| What to work on |
Which of the lines below hold "sequences"? Please return each one.

*** Records shown ***

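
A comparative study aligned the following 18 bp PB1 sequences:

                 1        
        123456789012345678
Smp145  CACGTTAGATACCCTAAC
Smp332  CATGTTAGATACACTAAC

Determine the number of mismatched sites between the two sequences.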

*** End of Records shown ***

| Task response |
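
A comparative study aligned the following 18 bp PB1 sequences:
Determine the number of mismatched sites between the two sequences.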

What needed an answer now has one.